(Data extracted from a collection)
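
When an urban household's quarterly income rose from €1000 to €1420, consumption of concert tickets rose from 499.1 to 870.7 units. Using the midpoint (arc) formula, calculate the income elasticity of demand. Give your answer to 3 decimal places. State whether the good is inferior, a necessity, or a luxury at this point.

ΔQ = 870.7 − 499.1 = 371.6; midpoint Q̄ = (499.1 + 870.7)/2 = 684.9.
ΔI = 1420 − 1000 = 420; midpoint Ī = (1000 + 1420)/2 = 1210.
η = (ΔQ/Q̄) ÷ (ΔI/Ī) = (371.6/684.9) ÷ (420/1210) = 1.563.
η > 1 ⇒ luxury.

1.563 (luxury)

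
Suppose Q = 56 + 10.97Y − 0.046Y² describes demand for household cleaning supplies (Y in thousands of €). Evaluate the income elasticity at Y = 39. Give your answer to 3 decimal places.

0.696

At Y = 39: Q = 413.8640.
dQ/dY = 10.97 − 0.092Y = 7.38200.
η = (dQ/dY)·(Y/Q) = 7.38200 × (39/413.8640) = 0.696.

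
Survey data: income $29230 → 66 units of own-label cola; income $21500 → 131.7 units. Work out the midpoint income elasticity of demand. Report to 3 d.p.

-2.181

ΔQ = 131.7 − 66 = 65.7; midpoint Q̄ = (66 + 131.7)/2 = 98.85.
ΔI = 21500 − 29230 = -7730; midpoint Ī = (29230 + 21500)/2 = 25365.
η = (ΔQ/Q̄) ÷ (ΔI/Ī) = (65.7/98.85) ÷ (-7730/25365) = -2.181.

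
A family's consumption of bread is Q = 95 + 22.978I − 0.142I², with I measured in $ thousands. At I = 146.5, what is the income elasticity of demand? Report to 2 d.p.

At I = 146.5: Q = 413.6375.
dQ/dI = 22.978 − 0.284I = -18.62800.
η = (dQ/dI)·(I/Q) = -18.62800 × (146.5/413.6375) = -6.60.

-6.60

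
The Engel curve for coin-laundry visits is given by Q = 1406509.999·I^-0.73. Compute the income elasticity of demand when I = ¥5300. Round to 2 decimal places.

-0.73

For Q = A·I^β the income elasticity is constant and equal to β.
Here β = -0.73, so η = -0.73.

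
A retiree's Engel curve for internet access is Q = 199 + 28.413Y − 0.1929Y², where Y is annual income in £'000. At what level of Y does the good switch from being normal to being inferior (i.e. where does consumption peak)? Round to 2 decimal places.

dQ/dY = 28.413 − 0.3858Y.
The good is inferior where dQ/dY < 0. Setting dQ/dY = 0 gives Y = 28.413 / 0.3858 = 73.65.

73.65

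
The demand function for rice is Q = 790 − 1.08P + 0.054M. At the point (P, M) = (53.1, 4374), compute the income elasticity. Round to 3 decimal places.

0.244

At P = 53.1, M = 4374: Q = 968.848.
Holding P constant, ∂Q/∂M = 0.054.
η_M = (∂Q/∂M)·(M/Q) = 0.054 × (4374/968.848) = 0.244.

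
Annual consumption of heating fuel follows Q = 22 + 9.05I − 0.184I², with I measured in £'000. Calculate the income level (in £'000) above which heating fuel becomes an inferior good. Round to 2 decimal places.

dQ/dI = 9.05 − 0.368I.
The good is inferior where dQ/dI < 0. Setting dQ/dI = 0 gives I = 9.05 / 0.368 = 24.59.

24.59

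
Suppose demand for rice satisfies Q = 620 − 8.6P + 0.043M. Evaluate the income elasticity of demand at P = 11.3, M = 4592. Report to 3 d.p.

At P = 11.3, M = 4592: Q = 720.276.
Holding P constant, ∂Q/∂M = 0.043.
η_M = (∂Q/∂M)·(M/Q) = 0.043 × (4592/720.276) = 0.274.

0.274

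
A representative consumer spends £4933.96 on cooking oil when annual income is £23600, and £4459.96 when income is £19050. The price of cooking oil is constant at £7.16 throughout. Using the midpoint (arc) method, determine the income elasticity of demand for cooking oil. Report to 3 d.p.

0.473

With a constant price, Q₁ = 4933.96/7.16 = 689.101 and Q₂ = 4459.96/7.16 = 622.899 (equivalently, work directly with expenditure since P cancels).
Midpoint %ΔQ = (4459.96 − 4933.96)/4696.96 = -0.10092; midpoint %ΔI = (19050 − 23600)/21325 = -0.21336.
η = -0.10092 / -0.21336 = 0.473.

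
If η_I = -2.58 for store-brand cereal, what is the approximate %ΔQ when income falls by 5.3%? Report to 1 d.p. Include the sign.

13.7%

%ΔQ ≈ η × %ΔI = -2.58 × (-5.3%) = 13.7%.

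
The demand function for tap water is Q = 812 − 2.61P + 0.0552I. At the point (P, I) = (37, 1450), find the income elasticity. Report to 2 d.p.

At P = 37, I = 1450: Q = 795.470.
Holding P constant, ∂Q/∂I = 0.0552.
η_I = (∂Q/∂I)·(I/Q) = 0.0552 × (1450/795.470) = 0.10.

0.10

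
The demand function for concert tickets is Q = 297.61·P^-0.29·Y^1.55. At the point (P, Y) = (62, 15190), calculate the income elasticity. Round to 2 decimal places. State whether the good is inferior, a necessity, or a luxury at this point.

1.55 (luxury)

For a multiplicative demand Q = A·P^α·Y^β, the income elasticity is β everywhere.
Here β = 1.55, so η = 1.55.
Since η > 1, this is a luxury.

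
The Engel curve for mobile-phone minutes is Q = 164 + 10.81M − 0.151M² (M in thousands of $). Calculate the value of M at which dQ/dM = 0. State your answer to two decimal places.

dQ/dM = 10.81 − 0.302M.
The good is inferior where dQ/dM < 0. Setting dQ/dM = 0 gives M = 10.81 / 0.302 = 35.79.

35.79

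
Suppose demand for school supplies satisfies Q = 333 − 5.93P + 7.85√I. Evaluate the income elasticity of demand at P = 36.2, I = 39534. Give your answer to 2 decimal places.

0.46

At P = 36.2, I = 39534: Q = 1679.162.
Holding P constant, ∂Q/∂I = 7.85/(2√I) = 0.0197403.
η_I = (∂Q/∂I)·(I/Q) = 0.0197403 × (39534/1679.162) = 0.46.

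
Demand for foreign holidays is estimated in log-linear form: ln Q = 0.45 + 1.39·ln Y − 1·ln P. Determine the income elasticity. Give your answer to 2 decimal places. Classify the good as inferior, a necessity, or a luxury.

1.39 (luxury)

In a log-linear demand, the coefficient on ln Y is the income elasticity.
So η = 1.39.
η > 1 ⇒ luxury.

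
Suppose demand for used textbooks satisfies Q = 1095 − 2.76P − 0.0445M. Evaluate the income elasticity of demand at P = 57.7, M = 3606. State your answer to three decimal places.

At P = 57.7, M = 3606: Q = 775.281.
Holding P constant, ∂Q/∂M = −0.0445.
η_M = (∂Q/∂M)·(M/Q) = -0.0445 × (3606/775.281) = -0.207.

-0.207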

**YOUR INSTRUCTIONS**
Repeat all of the data shown above, exactly as it appears.

**THE ANSWER**
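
When an urban household's quarterly income rose from €1000 to €1420, consumption of concert tickets rose from 499.1 to 870.7 units. Using the midpoint (arc) formula, calculate the income elasticity of demand. Give your answer to 3 decimal places. State whether the good is inferior, a necessity, or a luxury at this point.

ΔQ = 870.7 − 499.1 = 371.6; midpoint Q̄ = (499.1 + 870.7)/2 = 684.9.
ΔI = 1420 − 1000 = 420; midpoint Ī = (1000 + 1420)/2 = 1210.
η = (ΔQ/Q̄) ÷ (ΔI/Ī) = (371.6/684.9) ÷ (420/1210) = 1.563.
η > 1 ⇒ luxury.

1.563 (luxury)

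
Suppose Q = 56 + 10.97Y − 0.046Y² describes demand for household cleaning supplies (Y in thousands of €). Evaluate the income elasticity at Y = 39. Give your answer to 3 decimal places.

0.696

At Y = 39: Q = 413.8640.
dQ/dY = 10.97 − 0.092Y = 7.38200.
η = (dQ/dY)·(Y/Q) = 7.38200 × (39/413.8640) = 0.696.

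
Survey data: income $29230 → 66 units of own-label cola; income $21500 → 131.7 units. Work out the midpoint income elasticity of demand. Report to 3 d.p.

-2.181

ΔQ = 131.7 − 66 = 65.7; midpoint Q̄ = (66 + 131.7)/2 = 98.85.
ΔI = 21500 − 29230 = -7730; midpoint Ī = (29230 + 21500)/2 = 25365.
η = (ΔQ/Q̄) ÷ (ΔI/Ī) = (65.7/98.85) ÷ (-7730/25365) = -2.181.

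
A family's consumption of bread is Q = 95 + 22.978I − 0.142I², with I measured in $ thousands. At I = 146.5, what is the income elasticity of demand? Report to 2 d.p.

At I = 146.5: Q = 413.6375.
dQ/dI = 22.978 − 0.284I = -18.62800.
η = (dQ/dI)·(I/Q) = -18.62800 × (146.5/413.6375) = -6.60.

-6.60

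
The Engel curve for coin-laundry visits is given by Q = 1406509.999·I^-0.73. Compute the income elasticity of demand when I = ¥5300. Round to 2 decimal places.

-0.73

For Q = A·I^β the income elasticity is constant and equal to β.
Here β = -0.73, so η = -0.73.

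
A retiree's Engel curve for internet access is Q = 199 + 28.413Y − 0.1929Y², where Y is annual income in £'000. At what level of Y does the good switch from being normal to being inferior (i.e. where does consumption peak)? Round to 2 decimal places.

dQ/dY = 28.413 − 0.3858Y.
The good is inferior where dQ/dY < 0. Setting dQ/dY = 0 gives Y = 28.413 / 0.3858 = 73.65.

73.65

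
The demand function for rice is Q = 790 − 1.08P + 0.054M. At the point (P, M) = (53.1, 4374), compute the income elasticity. Round to 3 decimal places.

0.244

At P = 53.1, M = 4374: Q = 968.848.
Holding P constant, ∂Q/∂M = 0.054.
η_M = (∂Q/∂M)·(M/Q) = 0.054 × (4374/968.848) = 0.244.

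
Annual consumption of heating fuel follows Q = 22 + 9.05I − 0.184I², with I measured in £'000. Calculate the income level (in £'000) above which heating fuel becomes an inferior good. Round to 2 decimal places.

dQ/dI = 9.05 − 0.368I.
The good is inferior where dQ/dI < 0. Setting dQ/dI = 0 gives I = 9.05 / 0.368 = 24.59.

24.59

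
Suppose demand for rice satisfies Q = 620 − 8.6P + 0.043M. Evaluate the income elasticity of demand at P = 11.3, M = 4592. Report to 3 d.p.

At P = 11.3, M = 4592: Q = 720.276.
Holding P constant, ∂Q/∂M = 0.043.
η_M = (∂Q/∂M)·(M/Q) = 0.043 × (4592/720.276) = 0.274.

0.274

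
A representative consumer spends £4933.96 on cooking oil when annual income is £23600, and £4459.96 when income is £19050. The price of cooking oil is constant at £7.16 throughout. Using the midpoint (arc) method, determine the income elasticity of demand for cooking oil. Report to 3 d.p.

0.473

With a constant price, Q₁ = 4933.96/7.16 = 689.101 and Q₂ = 4459.96/7.16 = 622.899 (equivalently, work directly with expenditure since P cancels).
Midpoint %ΔQ = (4459.96 − 4933.96)/4696.96 = -0.10092; midpoint %ΔI = (19050 − 23600)/21325 = -0.21336.
η = -0.10092 / -0.21336 = 0.473.

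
If η_I = -2.58 for store-brand cereal, what is the approximate %ΔQ when income falls by 5.3%? Report to 1 d.p. Include the sign.

13.7%

%ΔQ ≈ η × %ΔI = -2.58 × (-5.3%) = 13.7%.

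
The demand function for tap water is Q = 812 − 2.61P + 0.0552I. At the point (P, I) = (37, 1450), find the income elasticity. Report to 2 d.p.

At P = 37, I = 1450: Q = 795.470.
Holding P constant, ∂Q/∂I = 0.0552.
η_I = (∂Q/∂I)·(I/Q) = 0.0552 × (1450/795.470) = 0.10.

0.10

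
The demand function for concert tickets is Q = 297.61·P^-0.29·Y^1.55. At the point (P, Y) = (62, 15190), calculate the income elasticity. Round to 2 decimal places. State whether the good is inferior, a necessity, or a luxury at this point.

1.55 (luxury)

For a multiplicative demand Q = A·P^α·Y^β, the income elasticity is β everywhere.
Here β = 1.55, so η = 1.55.
Since η > 1, this is a luxury.

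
The Engel curve for mobile-phone minutes is Q = 164 + 10.81M − 0.151M² (M in thousands of $). Calculate the value of M at which dQ/dM = 0. State your answer to two decimal places.

dQ/dM = 10.81 − 0.302M.
The good is inferior where dQ/dM < 0. Setting dQ/dM = 0 gives M = 10.81 / 0.302 = 35.79.

35.79

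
Suppose demand for school supplies satisfies Q = 333 − 5.93P + 7.85√I. Evaluate the income elasticity of demand at P = 36.2, I = 39534. Give your answer to 2 decimal places.

0.46

At P = 36.2, I = 39534: Q = 1679.162.
Holding P constant, ∂Q/∂I = 7.85/(2√I) = 0.0197403.
η_I = (∂Q/∂I)·(I/Q) = 0.0197403 × (39534/1679.162) = 0.46.

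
Demand for foreign holidays is estimated in log-linear form: ln Q = 0.45 + 1.39·ln Y − 1·ln P. Determine the income elasticity. Give your answer to 2 decimal places. Classify the good as inferior, a necessity, or a luxury.

1.39 (luxury)

In a log-linear demand, the coefficient on ln Y is the income elasticity.
So η = 1.39.
η > 1 ⇒ luxury.

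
Suppose demand for used textbooks satisfies Q = 1095 − 2.76P − 0.0445M. Evaluate the income elasticity of demand at P = 57.7, M = 3606. State your answer to three decimal places.

At P = 57.7, M = 3606: Q = 775.281.
Holding P constant, ∂Q/∂M = −0.0445.
η_M = (∂Q/∂M)·(M/Q) = -0.0445 × (3606/775.281) = -0.207.

-0.207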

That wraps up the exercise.